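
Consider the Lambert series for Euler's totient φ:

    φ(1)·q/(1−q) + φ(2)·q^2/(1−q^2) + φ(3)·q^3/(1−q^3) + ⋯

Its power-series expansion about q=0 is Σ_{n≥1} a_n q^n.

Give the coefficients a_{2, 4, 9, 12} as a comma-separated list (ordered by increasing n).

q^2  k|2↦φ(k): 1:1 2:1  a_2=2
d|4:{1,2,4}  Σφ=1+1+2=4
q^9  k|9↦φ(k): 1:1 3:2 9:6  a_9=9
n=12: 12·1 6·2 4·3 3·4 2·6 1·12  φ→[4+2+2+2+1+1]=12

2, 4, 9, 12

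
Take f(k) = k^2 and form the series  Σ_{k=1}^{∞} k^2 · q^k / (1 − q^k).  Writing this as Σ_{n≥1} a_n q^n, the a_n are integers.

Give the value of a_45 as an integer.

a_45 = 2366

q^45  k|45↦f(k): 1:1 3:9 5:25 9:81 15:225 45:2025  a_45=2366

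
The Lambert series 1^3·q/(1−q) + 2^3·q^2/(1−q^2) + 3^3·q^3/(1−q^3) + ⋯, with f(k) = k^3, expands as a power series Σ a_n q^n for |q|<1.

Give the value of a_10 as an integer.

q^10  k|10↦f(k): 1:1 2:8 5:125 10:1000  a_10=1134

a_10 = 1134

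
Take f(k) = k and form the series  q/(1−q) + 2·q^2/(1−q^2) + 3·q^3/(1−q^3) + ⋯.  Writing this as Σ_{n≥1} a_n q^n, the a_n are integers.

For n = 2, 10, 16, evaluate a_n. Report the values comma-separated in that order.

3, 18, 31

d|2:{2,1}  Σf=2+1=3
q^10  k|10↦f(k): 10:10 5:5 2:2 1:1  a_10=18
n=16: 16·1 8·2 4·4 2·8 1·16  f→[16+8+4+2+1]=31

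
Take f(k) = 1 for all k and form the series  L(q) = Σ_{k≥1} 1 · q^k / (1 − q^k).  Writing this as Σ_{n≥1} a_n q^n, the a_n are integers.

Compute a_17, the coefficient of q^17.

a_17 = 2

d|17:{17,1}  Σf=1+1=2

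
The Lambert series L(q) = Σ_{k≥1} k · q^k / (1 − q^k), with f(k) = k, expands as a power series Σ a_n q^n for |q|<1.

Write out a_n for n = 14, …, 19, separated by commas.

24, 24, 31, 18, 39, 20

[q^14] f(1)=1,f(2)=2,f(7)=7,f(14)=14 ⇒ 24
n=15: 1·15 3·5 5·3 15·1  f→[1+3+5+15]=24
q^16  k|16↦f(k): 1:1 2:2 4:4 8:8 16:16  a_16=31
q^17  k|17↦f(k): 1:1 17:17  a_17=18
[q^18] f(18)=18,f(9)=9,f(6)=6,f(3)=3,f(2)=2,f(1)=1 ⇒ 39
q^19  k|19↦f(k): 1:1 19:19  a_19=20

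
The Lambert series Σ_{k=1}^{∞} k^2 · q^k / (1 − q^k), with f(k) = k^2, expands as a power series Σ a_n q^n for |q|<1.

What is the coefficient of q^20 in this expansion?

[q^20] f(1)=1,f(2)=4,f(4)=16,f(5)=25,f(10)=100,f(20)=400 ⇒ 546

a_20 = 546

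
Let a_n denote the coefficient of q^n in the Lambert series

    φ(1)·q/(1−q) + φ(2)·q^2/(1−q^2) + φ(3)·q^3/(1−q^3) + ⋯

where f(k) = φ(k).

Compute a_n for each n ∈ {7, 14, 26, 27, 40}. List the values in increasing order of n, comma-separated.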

WHAT TO PRODUCE: Go through the entries. Report every line that contains the word "Writing".

EXERCISE SOLUTION:
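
Take f(k) = k^2 and form the series  Σ_{k=1}^{∞} k^2 · q^k / (1 − q^k).  Writing this as Σ_{n≥1} a_n q^n, the a_n are integers.
Take f(k) = k and form the series  q/(1−q) + 2·q^2/(1−q^2) + 3·q^3/(1−q^3) + ⋯.  Writing this as Σ_{n≥1} a_n q^n, the a_n are integers.
Take f(k) = 1 for all k and form the series  L(q) = Σ_{k≥1} 1 · q^k / (1 − q^k).  Writing this as Σ_{n≥1} a_n q^n, the a_n are integers.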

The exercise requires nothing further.